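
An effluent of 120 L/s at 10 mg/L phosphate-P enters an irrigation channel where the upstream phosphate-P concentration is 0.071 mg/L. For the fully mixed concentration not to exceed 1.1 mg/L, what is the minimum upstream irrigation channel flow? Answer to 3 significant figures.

Set C_mix = 1.1: (Q·0.07100 + 120.0·10.00) / (Q + 120.0) = 1.1
→ Q = 120.0·(10.00 − 1.1)/(1.1 − 0.07100) = 1038 L/s.

1040 L/s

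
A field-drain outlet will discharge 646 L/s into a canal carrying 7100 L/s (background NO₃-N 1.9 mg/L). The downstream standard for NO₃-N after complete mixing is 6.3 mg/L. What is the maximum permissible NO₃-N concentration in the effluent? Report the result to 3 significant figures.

54.7 mg/L

At the limit, (Qr·Cr + Qe·Cₑ)/(Qr + Qe) = 6.3:
Cₑ = (7746·6.3 − 7100·1.900) / 646.0 = 54.66 mg/L.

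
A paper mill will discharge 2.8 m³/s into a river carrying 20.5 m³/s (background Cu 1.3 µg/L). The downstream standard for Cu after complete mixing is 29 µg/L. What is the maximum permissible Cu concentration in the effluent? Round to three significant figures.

At the limit, (Qr·Cr + Qe·Cₑ)/(Qr + Qe) = 29:
Cₑ = (23.30·29 − 20.50·1.300) / 2.800 = 231.8 µg/L.

232 µg/L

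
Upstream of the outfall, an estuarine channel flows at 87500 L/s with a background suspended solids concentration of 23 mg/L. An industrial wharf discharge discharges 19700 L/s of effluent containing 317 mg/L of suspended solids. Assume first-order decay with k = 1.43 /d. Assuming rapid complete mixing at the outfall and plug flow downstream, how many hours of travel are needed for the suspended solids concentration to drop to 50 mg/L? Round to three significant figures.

7.25 h

After mixing, C = (87500·23.00 + 19700·317.0) / 107200 = 8257000/107200 = 77.03 mg/L.
77.03·exp(−k·t) = 50 → t = ln(77.03/50)/k = 26110 s = 7.253 h.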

━━━━━━━━━━━━━━━━

* WORK INSTRUCTION: The data above should be reproduced in full, word for word.

* YOUR SOLUTION:
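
An effluent of 120 L/s at 10 mg/L phosphate-P enters an irrigation channel where the upstream phosphate-P concentration is 0.071 mg/L. For the fully mixed concentration not to exceed 1.1 mg/L, what is the minimum upstream irrigation channel flow? Answer to 3 significant figures.

Set C_mix = 1.1: (Q·0.07100 + 120.0·10.00) / (Q + 120.0) = 1.1
→ Q = 120.0·(10.00 − 1.1)/(1.1 − 0.07100) = 1038 L/s.

1040 L/s

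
A field-drain outlet will discharge 646 L/s into a canal carrying 7100 L/s (background NO₃-N 1.9 mg/L). The downstream standard for NO₃-N after complete mixing is 6.3 mg/L. What is the maximum permissible NO₃-N concentration in the effluent? Report the result to 3 significant figures.

54.7 mg/L

At the limit, (Qr·Cr + Qe·Cₑ)/(Qr + Qe) = 6.3:
Cₑ = (7746·6.3 − 7100·1.900) / 646.0 = 54.66 mg/L.

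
A paper mill will discharge 2.8 m³/s into a river carrying 20.5 m³/s (background Cu 1.3 µg/L). The downstream standard for Cu after complete mixing is 29 µg/L. What is the maximum permissible Cu concentration in the effluent? Round to three significant figures.

At the limit, (Qr·Cr + Qe·Cₑ)/(Qr + Qe) = 29:
Cₑ = (23.30·29 − 20.50·1.300) / 2.800 = 231.8 µg/L.

232 µg/L

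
Upstream of the outfall, an estuarine channel flows at 87500 L/s with a background suspended solids concentration of 23 mg/L. An industrial wharf discharge discharges 19700 L/s of effluent containing 317 mg/L of suspended solids. Assume first-order decay with k = 1.43 /d. Assuming rapid complete mixing at the outfall and plug flow downstream, how many hours of travel are needed for the suspended solids concentration to drop to 50 mg/L? Round to three significant figures.

7.25 h

After mixing, C = (87500·23.00 + 19700·317.0) / 107200 = 8257000/107200 = 77.03 mg/L.
77.03·exp(−k·t) = 50 → t = ln(77.03/50)/k = 26110 s = 7.253 h.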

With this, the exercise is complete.